Of the lines listed below, return exactly those that run from the line containing "Acceptance is by" through the line containing "(q1, 0, X) → (q1, ε)", both included.

**Source data:**
=== Section Start ===

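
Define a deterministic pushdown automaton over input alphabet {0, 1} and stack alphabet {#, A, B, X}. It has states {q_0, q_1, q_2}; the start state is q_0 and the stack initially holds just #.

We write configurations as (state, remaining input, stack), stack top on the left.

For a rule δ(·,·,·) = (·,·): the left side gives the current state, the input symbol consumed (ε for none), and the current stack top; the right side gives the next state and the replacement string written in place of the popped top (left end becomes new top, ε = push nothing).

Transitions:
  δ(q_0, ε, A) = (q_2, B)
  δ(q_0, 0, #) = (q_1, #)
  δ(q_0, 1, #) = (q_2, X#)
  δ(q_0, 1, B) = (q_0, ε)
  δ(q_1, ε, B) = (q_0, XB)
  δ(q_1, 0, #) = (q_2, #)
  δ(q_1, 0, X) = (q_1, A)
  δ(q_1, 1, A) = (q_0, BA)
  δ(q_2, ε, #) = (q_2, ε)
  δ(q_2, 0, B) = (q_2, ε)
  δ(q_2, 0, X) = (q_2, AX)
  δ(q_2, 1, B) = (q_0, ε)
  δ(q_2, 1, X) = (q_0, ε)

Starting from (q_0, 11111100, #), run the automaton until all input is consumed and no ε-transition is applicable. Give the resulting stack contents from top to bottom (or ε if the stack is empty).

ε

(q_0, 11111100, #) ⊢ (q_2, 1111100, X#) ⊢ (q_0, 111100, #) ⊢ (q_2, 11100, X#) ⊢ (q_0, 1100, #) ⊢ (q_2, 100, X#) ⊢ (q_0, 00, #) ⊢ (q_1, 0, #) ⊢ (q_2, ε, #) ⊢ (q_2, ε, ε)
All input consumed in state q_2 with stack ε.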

=== Section End ===
=== Section Start ===

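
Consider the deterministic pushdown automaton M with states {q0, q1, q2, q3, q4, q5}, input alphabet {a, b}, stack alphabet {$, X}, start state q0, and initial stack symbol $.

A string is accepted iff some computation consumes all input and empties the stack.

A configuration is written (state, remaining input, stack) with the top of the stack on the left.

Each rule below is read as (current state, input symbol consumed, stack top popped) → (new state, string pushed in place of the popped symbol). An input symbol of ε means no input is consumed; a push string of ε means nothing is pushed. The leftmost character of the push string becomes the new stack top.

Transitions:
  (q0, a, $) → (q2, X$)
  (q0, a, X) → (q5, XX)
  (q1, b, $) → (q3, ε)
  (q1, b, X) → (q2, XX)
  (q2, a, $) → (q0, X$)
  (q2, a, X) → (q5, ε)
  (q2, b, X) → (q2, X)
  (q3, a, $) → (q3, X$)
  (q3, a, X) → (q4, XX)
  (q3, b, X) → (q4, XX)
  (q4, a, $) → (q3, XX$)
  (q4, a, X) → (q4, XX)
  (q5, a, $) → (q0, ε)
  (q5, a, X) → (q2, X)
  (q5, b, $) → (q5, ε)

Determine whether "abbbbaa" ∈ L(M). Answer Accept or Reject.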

=== Section End ===
=== Section Start ===

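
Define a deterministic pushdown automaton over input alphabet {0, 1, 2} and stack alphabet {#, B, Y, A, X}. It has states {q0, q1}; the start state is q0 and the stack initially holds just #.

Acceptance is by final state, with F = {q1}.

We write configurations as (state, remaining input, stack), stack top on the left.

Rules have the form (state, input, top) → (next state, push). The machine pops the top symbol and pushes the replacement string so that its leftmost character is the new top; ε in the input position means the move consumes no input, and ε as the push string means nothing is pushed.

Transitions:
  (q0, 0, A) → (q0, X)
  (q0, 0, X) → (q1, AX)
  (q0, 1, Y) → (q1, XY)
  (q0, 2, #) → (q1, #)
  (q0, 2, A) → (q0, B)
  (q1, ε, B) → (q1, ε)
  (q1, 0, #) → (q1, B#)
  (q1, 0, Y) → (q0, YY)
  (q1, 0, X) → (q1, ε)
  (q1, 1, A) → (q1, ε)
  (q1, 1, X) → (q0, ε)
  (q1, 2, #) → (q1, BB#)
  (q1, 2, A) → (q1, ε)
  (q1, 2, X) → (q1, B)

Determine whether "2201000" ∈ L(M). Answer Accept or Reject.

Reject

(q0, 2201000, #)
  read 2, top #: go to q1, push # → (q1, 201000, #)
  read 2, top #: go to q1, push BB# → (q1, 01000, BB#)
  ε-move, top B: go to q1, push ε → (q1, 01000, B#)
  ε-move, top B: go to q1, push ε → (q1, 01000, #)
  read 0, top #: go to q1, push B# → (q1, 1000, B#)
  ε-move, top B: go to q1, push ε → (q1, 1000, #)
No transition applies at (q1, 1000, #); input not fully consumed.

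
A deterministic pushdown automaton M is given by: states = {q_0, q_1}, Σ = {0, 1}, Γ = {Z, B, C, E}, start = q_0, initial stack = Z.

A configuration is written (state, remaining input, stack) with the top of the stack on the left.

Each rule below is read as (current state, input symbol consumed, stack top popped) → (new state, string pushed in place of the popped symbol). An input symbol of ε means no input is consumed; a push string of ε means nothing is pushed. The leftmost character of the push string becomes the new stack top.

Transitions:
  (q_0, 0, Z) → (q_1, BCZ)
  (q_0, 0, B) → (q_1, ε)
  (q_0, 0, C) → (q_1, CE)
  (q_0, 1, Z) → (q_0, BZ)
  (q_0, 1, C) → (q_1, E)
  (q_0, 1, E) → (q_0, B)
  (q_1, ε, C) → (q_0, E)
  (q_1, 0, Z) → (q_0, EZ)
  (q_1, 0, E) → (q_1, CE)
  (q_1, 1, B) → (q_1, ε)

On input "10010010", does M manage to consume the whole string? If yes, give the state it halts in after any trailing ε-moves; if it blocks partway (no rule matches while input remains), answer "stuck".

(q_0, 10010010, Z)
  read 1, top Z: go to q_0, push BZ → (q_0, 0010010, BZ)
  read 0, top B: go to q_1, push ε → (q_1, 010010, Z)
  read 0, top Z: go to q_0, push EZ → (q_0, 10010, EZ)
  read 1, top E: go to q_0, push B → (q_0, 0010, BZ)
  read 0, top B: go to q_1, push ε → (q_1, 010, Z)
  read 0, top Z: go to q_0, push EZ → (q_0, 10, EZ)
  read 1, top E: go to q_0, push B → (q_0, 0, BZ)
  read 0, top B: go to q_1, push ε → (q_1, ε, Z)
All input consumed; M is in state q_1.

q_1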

=== Section End ===

**Output for this exercise:**
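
Acceptance is by final state, with F = {q1}.

We write configurations as (state, remaining input, stack), stack top on the left.

Rules have the form (state, input, top) → (next state, push). The machine pops the top symbol and pushes the replacement string so that its leftmost character is the new top; ε in the input position means the move consumes no input, and ε as the push string means nothing is pushed.

Transitions:
  (q0, 0, A) → (q0, X)
  (q0, 0, X) → (q1, AX)
  (q0, 1, Y) → (q1, XY)
  (q0, 2, #) → (q1, #)
  (q0, 2, A) → (q0, B)
  (q1, ε, B) → (q1, ε)
  (q1, 0, #) → (q1, B#)
  (q1, 0, Y) → (q0, YY)
  (q1, 0, X) → (q1, ε)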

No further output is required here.